====== Material to process ======

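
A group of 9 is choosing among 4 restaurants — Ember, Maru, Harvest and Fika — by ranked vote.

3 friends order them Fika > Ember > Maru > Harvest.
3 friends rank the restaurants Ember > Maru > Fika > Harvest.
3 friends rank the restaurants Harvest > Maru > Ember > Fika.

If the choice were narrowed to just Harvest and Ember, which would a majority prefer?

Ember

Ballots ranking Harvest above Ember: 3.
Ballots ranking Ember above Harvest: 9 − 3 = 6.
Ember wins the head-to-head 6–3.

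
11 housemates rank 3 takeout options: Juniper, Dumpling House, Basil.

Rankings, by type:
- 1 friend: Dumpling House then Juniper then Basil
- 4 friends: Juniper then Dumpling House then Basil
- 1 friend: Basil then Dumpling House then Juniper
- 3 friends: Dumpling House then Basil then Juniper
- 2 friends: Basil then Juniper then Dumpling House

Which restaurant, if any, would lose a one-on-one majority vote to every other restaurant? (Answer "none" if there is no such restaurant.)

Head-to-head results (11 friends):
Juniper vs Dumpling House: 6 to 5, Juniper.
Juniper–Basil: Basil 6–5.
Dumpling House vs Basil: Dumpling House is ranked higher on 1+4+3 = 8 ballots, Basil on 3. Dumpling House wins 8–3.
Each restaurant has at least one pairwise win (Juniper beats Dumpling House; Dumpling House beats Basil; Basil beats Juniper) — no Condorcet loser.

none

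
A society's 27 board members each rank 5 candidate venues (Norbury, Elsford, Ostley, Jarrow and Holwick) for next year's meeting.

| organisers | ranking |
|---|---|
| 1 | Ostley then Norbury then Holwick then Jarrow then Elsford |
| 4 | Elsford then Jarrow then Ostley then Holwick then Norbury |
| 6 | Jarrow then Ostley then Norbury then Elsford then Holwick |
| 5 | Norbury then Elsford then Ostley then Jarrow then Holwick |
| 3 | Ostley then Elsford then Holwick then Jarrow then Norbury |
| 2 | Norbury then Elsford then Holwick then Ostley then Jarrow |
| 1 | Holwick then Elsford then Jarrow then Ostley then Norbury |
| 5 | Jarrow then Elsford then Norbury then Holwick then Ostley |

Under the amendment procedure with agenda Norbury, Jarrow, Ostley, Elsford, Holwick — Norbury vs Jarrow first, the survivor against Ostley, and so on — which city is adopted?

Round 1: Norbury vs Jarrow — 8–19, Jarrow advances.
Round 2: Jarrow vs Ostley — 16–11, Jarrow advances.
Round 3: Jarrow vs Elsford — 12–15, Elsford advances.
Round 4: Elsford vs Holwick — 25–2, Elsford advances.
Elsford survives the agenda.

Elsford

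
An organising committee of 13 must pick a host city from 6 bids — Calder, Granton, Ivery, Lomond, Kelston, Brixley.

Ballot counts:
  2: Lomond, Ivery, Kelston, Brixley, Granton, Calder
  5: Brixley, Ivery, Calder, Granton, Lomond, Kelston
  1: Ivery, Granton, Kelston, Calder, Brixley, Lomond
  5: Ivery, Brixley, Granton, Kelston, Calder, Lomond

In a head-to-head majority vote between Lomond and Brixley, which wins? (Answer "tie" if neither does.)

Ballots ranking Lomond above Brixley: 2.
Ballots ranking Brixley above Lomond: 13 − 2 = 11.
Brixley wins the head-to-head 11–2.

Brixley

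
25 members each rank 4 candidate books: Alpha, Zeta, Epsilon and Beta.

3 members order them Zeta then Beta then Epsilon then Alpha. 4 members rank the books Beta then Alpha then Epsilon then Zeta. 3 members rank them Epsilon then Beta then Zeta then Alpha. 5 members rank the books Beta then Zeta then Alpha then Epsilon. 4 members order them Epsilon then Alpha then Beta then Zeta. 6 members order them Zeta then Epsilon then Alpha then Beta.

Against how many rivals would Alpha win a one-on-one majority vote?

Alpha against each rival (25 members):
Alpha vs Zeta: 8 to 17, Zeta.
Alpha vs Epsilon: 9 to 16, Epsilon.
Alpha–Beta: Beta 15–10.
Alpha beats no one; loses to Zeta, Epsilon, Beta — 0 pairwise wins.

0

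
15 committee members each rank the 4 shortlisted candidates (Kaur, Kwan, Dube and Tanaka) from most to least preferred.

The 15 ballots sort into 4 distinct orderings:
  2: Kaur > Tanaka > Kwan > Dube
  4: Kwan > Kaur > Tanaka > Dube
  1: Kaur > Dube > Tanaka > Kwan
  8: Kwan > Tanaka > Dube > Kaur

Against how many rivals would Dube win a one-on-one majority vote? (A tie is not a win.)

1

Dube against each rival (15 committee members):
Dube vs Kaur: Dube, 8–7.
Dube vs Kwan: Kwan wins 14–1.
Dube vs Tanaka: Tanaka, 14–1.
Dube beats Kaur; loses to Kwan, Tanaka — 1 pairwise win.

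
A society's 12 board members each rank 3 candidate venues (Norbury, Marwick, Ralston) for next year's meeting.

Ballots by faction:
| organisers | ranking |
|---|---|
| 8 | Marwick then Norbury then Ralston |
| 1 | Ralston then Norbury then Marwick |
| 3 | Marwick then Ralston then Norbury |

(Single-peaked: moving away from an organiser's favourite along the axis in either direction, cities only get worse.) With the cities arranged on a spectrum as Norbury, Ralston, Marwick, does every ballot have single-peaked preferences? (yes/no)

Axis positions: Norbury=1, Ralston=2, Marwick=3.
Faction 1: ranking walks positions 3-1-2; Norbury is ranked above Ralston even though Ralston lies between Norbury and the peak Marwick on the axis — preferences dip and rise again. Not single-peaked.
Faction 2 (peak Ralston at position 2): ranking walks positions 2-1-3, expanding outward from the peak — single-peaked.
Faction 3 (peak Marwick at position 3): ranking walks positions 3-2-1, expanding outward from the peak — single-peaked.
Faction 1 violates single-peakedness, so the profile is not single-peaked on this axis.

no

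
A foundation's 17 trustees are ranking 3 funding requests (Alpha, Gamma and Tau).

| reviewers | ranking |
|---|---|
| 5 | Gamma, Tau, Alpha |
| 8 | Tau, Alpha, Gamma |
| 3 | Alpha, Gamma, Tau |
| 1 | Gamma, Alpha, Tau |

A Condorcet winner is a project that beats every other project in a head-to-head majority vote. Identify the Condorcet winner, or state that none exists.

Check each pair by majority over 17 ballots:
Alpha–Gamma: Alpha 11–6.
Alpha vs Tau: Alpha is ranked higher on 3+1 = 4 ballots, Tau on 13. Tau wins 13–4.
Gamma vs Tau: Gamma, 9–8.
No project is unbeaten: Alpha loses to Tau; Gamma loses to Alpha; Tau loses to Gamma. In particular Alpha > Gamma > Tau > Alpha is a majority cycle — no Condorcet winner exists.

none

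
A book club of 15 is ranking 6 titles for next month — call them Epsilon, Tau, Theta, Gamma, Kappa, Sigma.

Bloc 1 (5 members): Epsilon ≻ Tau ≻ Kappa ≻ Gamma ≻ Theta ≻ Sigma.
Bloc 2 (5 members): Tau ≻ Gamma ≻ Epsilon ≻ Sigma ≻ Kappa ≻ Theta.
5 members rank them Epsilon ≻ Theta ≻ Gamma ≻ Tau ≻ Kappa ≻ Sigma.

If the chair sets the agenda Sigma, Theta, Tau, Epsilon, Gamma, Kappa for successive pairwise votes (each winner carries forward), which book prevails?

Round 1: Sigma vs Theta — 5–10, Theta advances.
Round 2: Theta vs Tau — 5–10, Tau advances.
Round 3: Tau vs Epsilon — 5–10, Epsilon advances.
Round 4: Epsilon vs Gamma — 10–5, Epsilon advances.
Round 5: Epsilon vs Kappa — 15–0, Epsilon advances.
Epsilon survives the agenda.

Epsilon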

======

Exercise>
Your task is to repeat every entry above exactly.

Task response>
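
A group of 9 is choosing among 4 restaurants — Ember, Maru, Harvest and Fika — by ranked vote.

3 friends order them Fika > Ember > Maru > Harvest.
3 friends rank the restaurants Ember > Maru > Fika > Harvest.
3 friends rank the restaurants Harvest > Maru > Ember > Fika.

If the choice were narrowed to just Harvest and Ember, which would a majority prefer?

Ember

Ballots ranking Harvest above Ember: 3.
Ballots ranking Ember above Harvest: 9 − 3 = 6.
Ember wins the head-to-head 6–3.

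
11 housemates rank 3 takeout options: Juniper, Dumpling House, Basil.

Rankings, by type:
- 1 friend: Dumpling House then Juniper then Basil
- 4 friends: Juniper then Dumpling House then Basil
- 1 friend: Basil then Dumpling House then Juniper
- 3 friends: Dumpling House then Basil then Juniper
- 2 friends: Basil then Juniper then Dumpling House

Which restaurant, if any, would lose a one-on-one majority vote to every other restaurant? (Answer "none" if there is no such restaurant.)

Head-to-head results (11 friends):
Juniper vs Dumpling House: 6 to 5, Juniper.
Juniper–Basil: Basil 6–5.
Dumpling House vs Basil: Dumpling House is ranked higher on 1+4+3 = 8 ballots, Basil on 3. Dumpling House wins 8–3.
Each restaurant has at least one pairwise win (Juniper beats Dumpling House; Dumpling House beats Basil; Basil beats Juniper) — no Condorcet loser.

none

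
A society's 27 board members each rank 5 candidate venues (Norbury, Elsford, Ostley, Jarrow and Holwick) for next year's meeting.

| organisers | ranking |
|---|---|
| 1 | Ostley then Norbury then Holwick then Jarrow then Elsford |
| 4 | Elsford then Jarrow then Ostley then Holwick then Norbury |
| 6 | Jarrow then Ostley then Norbury then Elsford then Holwick |
| 5 | Norbury then Elsford then Ostley then Jarrow then Holwick |
| 3 | Ostley then Elsford then Holwick then Jarrow then Norbury |
| 2 | Norbury then Elsford then Holwick then Ostley then Jarrow |
| 1 | Holwick then Elsford then Jarrow then Ostley then Norbury |
| 5 | Jarrow then Elsford then Norbury then Holwick then Ostley |

Under the amendment procedure with agenda Norbury, Jarrow, Ostley, Elsford, Holwick — Norbury vs Jarrow first, the survivor against Ostley, and so on — which city is adopted?

Round 1: Norbury vs Jarrow — 8–19, Jarrow advances.
Round 2: Jarrow vs Ostley — 16–11, Jarrow advances.
Round 3: Jarrow vs Elsford — 12–15, Elsford advances.
Round 4: Elsford vs Holwick — 25–2, Elsford advances.
Elsford survives the agenda.

Elsford

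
An organising committee of 13 must pick a host city from 6 bids — Calder, Granton, Ivery, Lomond, Kelston, Brixley.

Ballot counts:
  2: Lomond, Ivery, Kelston, Brixley, Granton, Calder
  5: Brixley, Ivery, Calder, Granton, Lomond, Kelston
  1: Ivery, Granton, Kelston, Calder, Brixley, Lomond
  5: Ivery, Brixley, Granton, Kelston, Calder, Lomond

In a head-to-head majority vote between Lomond and Brixley, which wins? (Answer "tie" if neither does.)

Ballots ranking Lomond above Brixley: 2.
Ballots ranking Brixley above Lomond: 13 − 2 = 11.
Brixley wins the head-to-head 11–2.

Brixley

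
25 members each rank 4 candidate books: Alpha, Zeta, Epsilon and Beta.

3 members order them Zeta then Beta then Epsilon then Alpha. 4 members rank the books Beta then Alpha then Epsilon then Zeta. 3 members rank them Epsilon then Beta then Zeta then Alpha. 5 members rank the books Beta then Zeta then Alpha then Epsilon. 4 members order them Epsilon then Alpha then Beta then Zeta. 6 members order them Zeta then Epsilon then Alpha then Beta.

Against how many rivals would Alpha win a one-on-one majority vote?

Alpha against each rival (25 members):
Alpha vs Zeta: 8 to 17, Zeta.
Alpha vs Epsilon: 9 to 16, Epsilon.
Alpha–Beta: Beta 15–10.
Alpha beats no one; loses to Zeta, Epsilon, Beta — 0 pairwise wins.

0

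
15 committee members each rank the 4 shortlisted candidates (Kaur, Kwan, Dube and Tanaka) from most to least preferred.

The 15 ballots sort into 4 distinct orderings:
  2: Kaur > Tanaka > Kwan > Dube
  4: Kwan > Kaur > Tanaka > Dube
  1: Kaur > Dube > Tanaka > Kwan
  8: Kwan > Tanaka > Dube > Kaur

Against how many rivals would Dube win a one-on-one majority vote? (A tie is not a win.)

1

Dube against each rival (15 committee members):
Dube vs Kaur: Dube, 8–7.
Dube vs Kwan: Kwan wins 14–1.
Dube vs Tanaka: Tanaka, 14–1.
Dube beats Kaur; loses to Kwan, Tanaka — 1 pairwise win.

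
A society's 12 board members each rank 3 candidate venues (Norbury, Marwick, Ralston) for next year's meeting.

Ballots by faction:
| organisers | ranking |
|---|---|
| 8 | Marwick then Norbury then Ralston |
| 1 | Ralston then Norbury then Marwick |
| 3 | Marwick then Ralston then Norbury |

(Single-peaked: moving away from an organiser's favourite along the axis in either direction, cities only get worse.) With the cities arranged on a spectrum as Norbury, Ralston, Marwick, does every ballot have single-peaked preferences? (yes/no)

Axis positions: Norbury=1, Ralston=2, Marwick=3.
Faction 1: ranking walks positions 3-1-2; Norbury is ranked above Ralston even though Ralston lies between Norbury and the peak Marwick on the axis — preferences dip and rise again. Not single-peaked.
Faction 2 (peak Ralston at position 2): ranking walks positions 2-1-3, expanding outward from the peak — single-peaked.
Faction 3 (peak Marwick at position 3): ranking walks positions 3-2-1, expanding outward from the peak — single-peaked.
Faction 1 violates single-peakedness, so the profile is not single-peaked on this axis.

no

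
A foundation's 17 trustees are ranking 3 funding requests (Alpha, Gamma and Tau).

| reviewers | ranking |
|---|---|
| 5 | Gamma, Tau, Alpha |
| 8 | Tau, Alpha, Gamma |
| 3 | Alpha, Gamma, Tau |
| 1 | Gamma, Alpha, Tau |

A Condorcet winner is a project that beats every other project in a head-to-head majority vote. Identify the Condorcet winner, or state that none exists.

Check each pair by majority over 17 ballots:
Alpha–Gamma: Alpha 11–6.
Alpha vs Tau: Alpha is ranked higher on 3+1 = 4 ballots, Tau on 13. Tau wins 13–4.
Gamma vs Tau: Gamma, 9–8.
No project is unbeaten: Alpha loses to Tau; Gamma loses to Alpha; Tau loses to Gamma. In particular Alpha > Gamma > Tau > Alpha is a majority cycle — no Condorcet winner exists.

none

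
A book club of 15 is ranking 6 titles for next month — call them Epsilon, Tau, Theta, Gamma, Kappa, Sigma.

Bloc 1 (5 members): Epsilon ≻ Tau ≻ Kappa ≻ Gamma ≻ Theta ≻ Sigma.
Bloc 2 (5 members): Tau ≻ Gamma ≻ Epsilon ≻ Sigma ≻ Kappa ≻ Theta.
5 members rank them Epsilon ≻ Theta ≻ Gamma ≻ Tau ≻ Kappa ≻ Sigma.

If the chair sets the agenda Sigma, Theta, Tau, Epsilon, Gamma, Kappa for successive pairwise votes (each winner carries forward), which book prevails?

Round 1: Sigma vs Theta — 5–10, Theta advances.
Round 2: Theta vs Tau — 5–10, Tau advances.
Round 3: Tau vs Epsilon — 5–10, Epsilon advances.
Round 4: Epsilon vs Gamma — 10–5, Epsilon advances.
Round 5: Epsilon vs Kappa — 15–0, Epsilon advances.
Epsilon survives the agenda.

Epsilon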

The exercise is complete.